• [What is expected]: Copy all the records exactly; the complete set is the expected result.

• [Supplied entries]:

"""

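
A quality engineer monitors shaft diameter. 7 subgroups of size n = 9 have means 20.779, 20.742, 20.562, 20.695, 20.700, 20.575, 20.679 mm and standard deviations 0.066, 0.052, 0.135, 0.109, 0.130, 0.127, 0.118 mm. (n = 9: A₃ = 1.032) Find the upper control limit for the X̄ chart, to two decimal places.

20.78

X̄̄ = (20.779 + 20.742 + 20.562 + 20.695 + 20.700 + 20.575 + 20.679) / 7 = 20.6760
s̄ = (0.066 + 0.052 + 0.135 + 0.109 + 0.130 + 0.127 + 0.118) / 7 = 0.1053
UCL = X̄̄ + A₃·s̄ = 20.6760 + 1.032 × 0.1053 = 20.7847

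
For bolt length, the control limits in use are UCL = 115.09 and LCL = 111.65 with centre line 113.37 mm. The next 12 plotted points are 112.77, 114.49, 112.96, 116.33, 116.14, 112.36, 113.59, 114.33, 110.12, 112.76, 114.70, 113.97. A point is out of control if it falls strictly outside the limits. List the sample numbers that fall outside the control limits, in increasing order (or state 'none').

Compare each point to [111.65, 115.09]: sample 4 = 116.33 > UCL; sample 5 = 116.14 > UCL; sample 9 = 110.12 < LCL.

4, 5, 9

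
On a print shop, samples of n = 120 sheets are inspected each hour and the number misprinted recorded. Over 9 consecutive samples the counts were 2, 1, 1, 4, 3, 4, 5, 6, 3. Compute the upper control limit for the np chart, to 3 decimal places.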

"""

• [Output for this task]:
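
A quality engineer monitors shaft diameter. 7 subgroups of size n = 9 have means 20.779, 20.742, 20.562, 20.695, 20.700, 20.575, 20.679 mm and standard deviations 0.066, 0.052, 0.135, 0.109, 0.130, 0.127, 0.118 mm. (n = 9: A₃ = 1.032) Find the upper control limit for the X̄ chart, to two decimal places.

20.78

X̄̄ = (20.779 + 20.742 + 20.562 + 20.695 + 20.700 + 20.575 + 20.679) / 7 = 20.6760
s̄ = (0.066 + 0.052 + 0.135 + 0.109 + 0.130 + 0.127 + 0.118) / 7 = 0.1053
UCL = X̄̄ + A₃·s̄ = 20.6760 + 1.032 × 0.1053 = 20.7847

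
For bolt length, the control limits in use are UCL = 115.09 and LCL = 111.65 with centre line 113.37 mm. The next 12 plotted points are 112.77, 114.49, 112.96, 116.33, 116.14, 112.36, 113.59, 114.33, 110.12, 112.76, 114.70, 113.97. A point is out of control if it falls strictly outside the limits. List the sample numbers that fall outside the control limits, in increasing order (or state 'none').

Compare each point to [111.65, 115.09]: sample 4 = 116.33 > UCL; sample 5 = 116.14 > UCL; sample 9 = 110.12 < LCL.

4, 5, 9

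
On a print shop, samples of n = 120 sheets are inspected each hour and the number misprinted recorded. Over 9 consecutive samples the counts were 2, 1, 1, 4, 3, 4, 5, 6, 3. Compute the upper control limit for the np chart, to 3 decimal places.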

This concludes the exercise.